◆ **RECORDS FOR THIS TASK**
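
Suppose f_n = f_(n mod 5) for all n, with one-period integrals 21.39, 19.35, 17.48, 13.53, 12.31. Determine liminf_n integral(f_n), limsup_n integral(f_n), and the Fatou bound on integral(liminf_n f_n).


The sequence (integral(f_n)) is periodic with period 5, repeating the values 21.39, 19.35, 17.48, 13.53, 12.31 indefinitely.
Step 1: For a periodic sequence, every tail (a_m, a_(m+1), ...) contains all 5 period values infinitely often.
Step 2: Hence inf of every tail = min of the period values = min(21.39, 19.35, 17.48, 13.53, 12.31) = 12.31.
        liminf_n integral(f_n) = sup over m of (inf of tail from m) = 12.31.
Step 3: Similarly sup of every tail = max of the period values = 21.39.
        limsup_n integral(f_n) = 21.39.
Step 4: Fatou's lemma: integral(liminf_n f_n) <= liminf_n integral(f_n) = 12.31.
        So the integral of the pointwise liminf is at most 12.31.


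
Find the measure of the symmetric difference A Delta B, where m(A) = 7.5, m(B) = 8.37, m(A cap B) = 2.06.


m(A Delta B) = m(A) + m(B) - 2*m(A n B)
= 7.5 + 8.37 - 2*2.06
= 7.5 + 8.37 - 4.12
= 11.75


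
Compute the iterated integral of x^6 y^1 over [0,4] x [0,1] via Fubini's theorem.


By Fubini's theorem, the double integral factors as a product of single integrals:
Step 1: integral_0^4 x^6 dx = [x^7/7] from 0 to 4
     = 4^7/7 = 2340.571429
Step 2: integral_0^1 y^1 dy = [y^2/2] from 0 to 1
     = 1^2/2 = 0.5
Step 3: Double integral = 2340.571429 * 0.5 = 1170.285714


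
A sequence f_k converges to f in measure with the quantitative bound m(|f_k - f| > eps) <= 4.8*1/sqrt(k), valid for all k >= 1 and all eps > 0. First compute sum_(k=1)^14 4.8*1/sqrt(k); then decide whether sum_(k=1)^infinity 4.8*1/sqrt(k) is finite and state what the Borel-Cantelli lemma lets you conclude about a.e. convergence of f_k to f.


Step 1: List the terms 4.8*1/sqrt(k) for k = 1 to 14:
  k=1: 4.8
  k=2: 3.394113
  k=3: 2.771281
  k=4: 2.4
  k=5: 2.146625
  k=6: 1.959592
  k=7: 1.814229
  k=8: 1.697056
  k=9: 1.6
  k=10: 1.517893
  k=11: 1.447254
  k=12: 1.385641
  k=13: 1.33128
  k=14: 1.282854
Step 2: Partial sum = 4.8 + 3.394113 + 2.771281 + 2.4 + 2.146625 + 1.959592 + 1.814229 + 1.697056 + 1.6 + 1.517893 + 1.447254 + 1.385641 + 1.33128 + 1.282854
     = 29.547819
Step 3: The full series sum_(k>=1) 4.8*1/sqrt(k) diverges (p-series with p = 1/2 <= 1; a nonzero constant multiple of a divergent series diverges).
Step 4: The (first) Borel-Cantelli lemma requires a summable sequence of measures, so it does not apply here;
        from this bound alone no conclusion about a.e. convergence can be drawn (convergence in measure still
        gives an a.e.-convergent subsequence, but not a.e. convergence of the whole sequence).
Conclusion: series diverges; Borel-Cantelli is inconclusive about a.e. convergence of f_k.


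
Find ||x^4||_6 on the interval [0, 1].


Step 1: ||f||_6 = (integral_0^1 |x^4|^6 dx)^(1/6)
     = (integral_0^1 x^24 dx)^(1/6)
Step 2: integral_0^1 x^24 dx = [x^25/(25)] from 0 to 1 = 1^25/25
     = 1/25 = 0.04
Step 3: ||f||_6 = (0.04)^(1/6) = 0.584804


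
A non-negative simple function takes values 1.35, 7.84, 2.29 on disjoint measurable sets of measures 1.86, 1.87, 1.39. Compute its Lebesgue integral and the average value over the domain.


Step 1: Integral = sum(value_i * measure_i)
= 1.35*1.86 + 7.84*1.87 + 2.29*1.39
= 2.511 + 14.6608 + 3.1831
= 20.3549
Step 2: Total measure of domain = 1.86 + 1.87 + 1.39 = 5.12
Step 3: Average value = 20.3549 / 5.12 = 3.975566


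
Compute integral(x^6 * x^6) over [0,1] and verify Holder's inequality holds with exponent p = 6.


Step 1: Exact integral of f*g = integral(x^12, 0, 1) = 1/13
     = 0.076923
Step 2: Holder bound with p=6, q=1.2:
  ||f||_p = (integral x^36 dx)^(1/6) = (1/37)^(1/6) = 0.547814
  ||g||_q = (integral x^7.2 dx)^(1/1.2) = (1/8.2)^(1/1.2) = 0.173176
Step 3: Holder bound = ||f||_p * ||g||_q = 0.547814 * 0.173176 = 0.094868
Verification: 0.076923 <= 0.094868 (Holder holds)


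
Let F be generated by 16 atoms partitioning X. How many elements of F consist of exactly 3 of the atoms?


Each element of F is a union of some subset of the 16 atoms.
Elements that are unions of exactly 3 atoms correspond to 3-element subsets of the 16 atoms.
Count = C(16, 3) = 16! / (3! * 13!) = 560.


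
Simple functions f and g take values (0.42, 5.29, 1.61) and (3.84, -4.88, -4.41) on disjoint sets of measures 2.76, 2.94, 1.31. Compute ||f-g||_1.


Step 1: Compute differences f_i - g_i:
  0.42 - 3.84 = -3.42
  5.29 - -4.88 = 10.17
  1.61 - -4.41 = 6.02
Step 2: Compute |diff|^1 * measure for each set:
  |-3.42|^1 * 2.76 = 3.42 * 2.76 = 9.4392
  |10.17|^1 * 2.94 = 10.17 * 2.94 = 29.8998
  |6.02|^1 * 1.31 = 6.02 * 1.31 = 7.8862
Step 3: Sum = 47.2252
Step 4: ||f-g||_1 = (47.2252)^(1/1) = 47.2252


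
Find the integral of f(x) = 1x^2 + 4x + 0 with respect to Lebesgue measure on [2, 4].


The Lebesgue integral of a Riemann-integrable function agrees with the Riemann integral.
Antiderivative F(x) = (1/3)x^3 + (4/2)x^2 + 0x
F(4) = (1/3)*4^3 + (4/2)*4^2 + 0*4
     = (1/3)*64 + (4/2)*16 + 0*4
     = 21.333333 + 32 + 0
     = 53.333333
F(2) = 10.666667
Integral = F(4) - F(2) = 53.333333 - 10.666667 = 42.666667


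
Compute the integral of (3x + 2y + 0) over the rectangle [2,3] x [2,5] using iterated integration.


By Fubini, integrate in x first, then y.
Step 1: Fix y, integrate over x in [2,3]:
  integral(3x + 2y + 0, x=2..3)
  = 3*(3^2 - 2^2)/2 + (2y + 0)*(3 - 2)
  = 7.5 + (2y + 0)*1
  = 7.5 + 2y + 0
  = 7.5 + 2y
Step 2: Integrate over y in [2,5]:
  integral(7.5 + 2y, y=2..5)
  = 7.5*3 + 2*(5^2 - 2^2)/2
  = 22.5 + 21
  = 43.5


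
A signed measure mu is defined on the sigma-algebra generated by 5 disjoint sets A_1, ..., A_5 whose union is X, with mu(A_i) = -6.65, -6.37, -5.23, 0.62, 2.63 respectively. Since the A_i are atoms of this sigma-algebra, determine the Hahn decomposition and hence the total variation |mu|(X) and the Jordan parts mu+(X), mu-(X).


Step 1: Every measurable set is a union of atoms (the cells / points), so a Hahn decomposition is
  obtained by grouping atoms by sign: P = union of atoms with mu > 0, N = union of the remaining atoms.
  Atoms in P (indices): 4, 5;  atoms in N (indices): 1, 2, 3
  Positive values: 0.62, 2.63
  Negative values: -6.65, -6.37, -5.23
Step 2: mu+(X) = mu(P) = sum of positive atom values = 3.25
Step 3: mu-(X) = -mu(N) = sum of |negative atom values| = 18.25
Step 4: |mu|(X) = mu+(X) + mu-(X) = 3.25 + 18.25 = 21.5


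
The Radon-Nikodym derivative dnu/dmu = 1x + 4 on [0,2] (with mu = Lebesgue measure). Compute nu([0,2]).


nu(A) = integral_A (dnu/dmu) dmu = integral_0^2 (1x + 4) dx
Step 1: Antiderivative F(x) = (1/2)x^2 + 4x
Step 2: F(2) = (1/2)*2^2 + 4*2 = 2 + 8 = 10
Step 3: F(0) = (1/2)*0^2 + 4*0 = 0.0 + 0 = 0.0
Step 4: nu([0,2]) = F(2) - F(0) = 10 - 0.0 = 10


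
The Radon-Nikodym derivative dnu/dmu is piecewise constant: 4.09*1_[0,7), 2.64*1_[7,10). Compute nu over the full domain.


Integrate each piece of the Radon-Nikodym derivative:
Step 1: integral_0^7 4.09 dx = 4.09*(7-0) = 4.09*7 = 28.63
Step 2: integral_7^10 2.64 dx = 2.64*(10-7) = 2.64*3 = 7.92
Total: 28.63 + 7.92 = 36.55


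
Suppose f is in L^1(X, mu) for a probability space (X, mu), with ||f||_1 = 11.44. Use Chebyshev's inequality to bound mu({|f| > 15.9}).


Chebyshev/Markov inequality: mu(|f| > eps) <= (||f||_p / eps)^p
Step 1: ||f||_1 / eps = 11.44 / 15.9 = 0.719497
Step 2: Raise to power p = 1:
  (0.719497)^1 = 0.719497
Step 3: Therefore mu(|f| > 15.9) <= 0.719497


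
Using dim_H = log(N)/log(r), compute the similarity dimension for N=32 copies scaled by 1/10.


For a self-similar set with N copies scaled by 1/r:
dim_H = log(N)/log(r) = log(32)/log(10)
= 3.465736/2.302585
= 1.50515


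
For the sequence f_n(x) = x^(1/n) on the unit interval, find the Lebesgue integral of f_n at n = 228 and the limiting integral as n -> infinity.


At n = 228: f_228(x) = x^(1/228).
Step 1: integral(x^(1/228), 0, 1) = [x^(1/228+1) / (1/228+1)] from 0 to 1
     = 1 / (1/228 + 1) = 1 / ((228+1)/228) = 228/(228+1)
     = 228/229 = 0.995633
Step 2: As n -> infinity, f_n(x) = x^(1/n) -> 1 for x in (0,1], and f_n is increasing in n.
By MCT, lim_n integral(f_n) = integral(lim_n f_n) = integral(1, 0, 1) = 1.
Step 3: Verify convergence: 228/229 = 0.995633 -> 1


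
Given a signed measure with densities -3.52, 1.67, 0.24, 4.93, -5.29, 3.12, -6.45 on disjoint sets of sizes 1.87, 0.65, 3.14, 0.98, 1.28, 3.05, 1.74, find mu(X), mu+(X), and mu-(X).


Step 1: Compute signed measure on each set:
  Set 1: -3.52 * 1.87 = -6.5824
  Set 2: 1.67 * 0.65 = 1.0855
  Set 3: 0.24 * 3.14 = 0.7536
  Set 4: 4.93 * 0.98 = 4.8314
  Set 5: -5.29 * 1.28 = -6.7712
  Set 6: 3.12 * 3.05 = 9.516
  Set 7: -6.45 * 1.74 = -11.223
Step 2: Total signed measure = (-6.5824) + (1.0855) + (0.7536) + (4.8314) + (-6.7712) + (9.516) + (-11.223)
     = -8.3901
Step 3: Positive part mu+(X) = sum of positive contributions = 16.1865
Step 4: Negative part mu-(X) = |sum of negative contributions| = 24.5766


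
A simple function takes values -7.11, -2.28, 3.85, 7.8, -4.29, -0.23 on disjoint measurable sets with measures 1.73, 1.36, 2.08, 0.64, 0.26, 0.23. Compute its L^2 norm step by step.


Step 1: Compute |f_i|^2 for each value:
  |-7.11|^2 = 50.5521
  |-2.28|^2 = 5.1984
  |3.85|^2 = 14.8225
  |7.8|^2 = 60.84
  |-4.29|^2 = 18.4041
  |-0.23|^2 = 0.0529
Step 2: Multiply by measures and sum:
  50.5521 * 1.73 = 87.455133
  5.1984 * 1.36 = 7.069824
  14.8225 * 2.08 = 30.8308
  60.84 * 0.64 = 38.9376
  18.4041 * 0.26 = 4.785066
  0.0529 * 0.23 = 0.012167
Sum = 87.455133 + 7.069824 + 30.8308 + 38.9376 + 4.785066 + 0.012167 = 169.09059
Step 3: Take the p-th root:
||f||_2 = (169.09059)^(1/2) = 13.003484


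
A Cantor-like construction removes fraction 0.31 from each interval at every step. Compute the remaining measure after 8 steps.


Step 1: At each step, fraction remaining = 1 - 0.31 = 0.69
Step 2: After 8 steps, measure = (0.69)^8
Result = 0.05138


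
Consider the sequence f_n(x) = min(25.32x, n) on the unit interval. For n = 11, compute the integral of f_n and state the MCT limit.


f(x) = 25.32x on [0,1]; f_n(x) = min(25.32x, n). At n = 11:
Step 1: f(x) reaches 11 at x = 11/25.32 = 0.434439
Step 2: integral(f_11) = integral(25.32x, 0, 0.434439) + integral(11, 0.434439, 1)
       = 25.32*0.434439^2/2 + 11*(1 - 0.434439)
       = 2.389415 + 6.221169
       = 8.610585
Step 3: As n -> infinity, f_n increases to f, so by MCT integral(f_n) -> integral(f) = 25.32/2 = 12.66.
Convergence: integral(f_11) = 8.610585 -> 12.66 as n -> infinity


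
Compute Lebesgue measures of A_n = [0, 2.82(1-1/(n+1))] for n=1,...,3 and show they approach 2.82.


By continuity of measure from below: if A_n increases to A, then m(A_n) -> m(A).
Here A = [0, 2.82], so m(A) = 2.82
Step 1: a_1 = 2.82*(1 - 1/2) = 1.41, m(A_1) = 1.41
Step 2: a_2 = 2.82*(1 - 1/3) = 1.88, m(A_2) = 1.88
Step 3: a_3 = 2.82*(1 - 1/4) = 2.115, m(A_3) = 2.115
Limit: m(A_n) -> m([0,2.82]) = 2.82


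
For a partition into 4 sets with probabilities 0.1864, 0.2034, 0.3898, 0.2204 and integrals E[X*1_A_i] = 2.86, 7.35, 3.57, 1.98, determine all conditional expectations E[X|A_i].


For each cell A_i: E[X|A_i] = E[X*1_A_i] / P(A_i)
Step 1: E[X|A_1] = 2.86 / 0.1864 = 15.343348
Step 2: E[X|A_2] = 7.35 / 0.2034 = 36.135693
Step 3: E[X|A_3] = 3.57 / 0.3898 = 9.158543
Step 4: E[X|A_4] = 1.98 / 0.2204 = 8.983666
Verification: E[X] = sum E[X*1_A_i] = 2.86 + 7.35 + 3.57 + 1.98 = 15.76


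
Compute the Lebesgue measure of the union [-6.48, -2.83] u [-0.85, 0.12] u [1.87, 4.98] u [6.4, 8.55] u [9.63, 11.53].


For pairwise disjoint intervals, m(union) = sum of lengths.
= (-2.83 - -6.48) + (0.12 - -0.85) + (4.98 - 1.87) + (8.55 - 6.4) + (11.53 - 9.63)
= 3.65 + 0.97 + 3.11 + 2.15 + 1.9
= 11.78


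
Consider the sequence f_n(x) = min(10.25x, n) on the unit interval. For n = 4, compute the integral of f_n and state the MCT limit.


f(x) = 10.25x on [0,1]; f_n(x) = min(10.25x, n). At n = 4:
Step 1: f(x) reaches 4 at x = 4/10.25 = 0.390244
Step 2: integral(f_4) = integral(10.25x, 0, 0.390244) + integral(4, 0.390244, 1)
       = 10.25*0.390244^2/2 + 4*(1 - 0.390244)
       = 0.780488 + 2.439024
       = 3.219512
Step 3: As n -> infinity, f_n increases to f, so by MCT integral(f_n) -> integral(f) = 10.25/2 = 5.125.
Convergence: integral(f_4) = 3.219512 -> 5.125 as n -> infinity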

◆ **WHAT YOU ARE ASKED TO DO**
What is needed is an exact copy of the lines from the one containing "Compute the Lebesgue" through the last line of the records, and nothing else.

◆ **RESPONSE TO THIS TASK**
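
Compute the Lebesgue measure of the union [-6.48, -2.83] u [-0.85, 0.12] u [1.87, 4.98] u [6.4, 8.55] u [9.63, 11.53].


For pairwise disjoint intervals, m(union) = sum of lengths.
= (-2.83 - -6.48) + (0.12 - -0.85) + (4.98 - 1.87) + (8.55 - 6.4) + (11.53 - 9.63)
= 3.65 + 0.97 + 3.11 + 2.15 + 1.9
= 11.78


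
Consider the sequence f_n(x) = min(10.25x, n) on the unit interval. For n = 4, compute the integral of f_n and state the MCT limit.


f(x) = 10.25x on [0,1]; f_n(x) = min(10.25x, n). At n = 4:
Step 1: f(x) reaches 4 at x = 4/10.25 = 0.390244
Step 2: integral(f_4) = integral(10.25x, 0, 0.390244) + integral(4, 0.390244, 1)
       = 10.25*0.390244^2/2 + 4*(1 - 0.390244)
       = 0.780488 + 2.439024
       = 3.219512
Step 3: As n -> infinity, f_n increases to f, so by MCT integral(f_n) -> integral(f) = 10.25/2 = 5.125.
Convergence: integral(f_4) = 3.219512 -> 5.125 as n -> infinity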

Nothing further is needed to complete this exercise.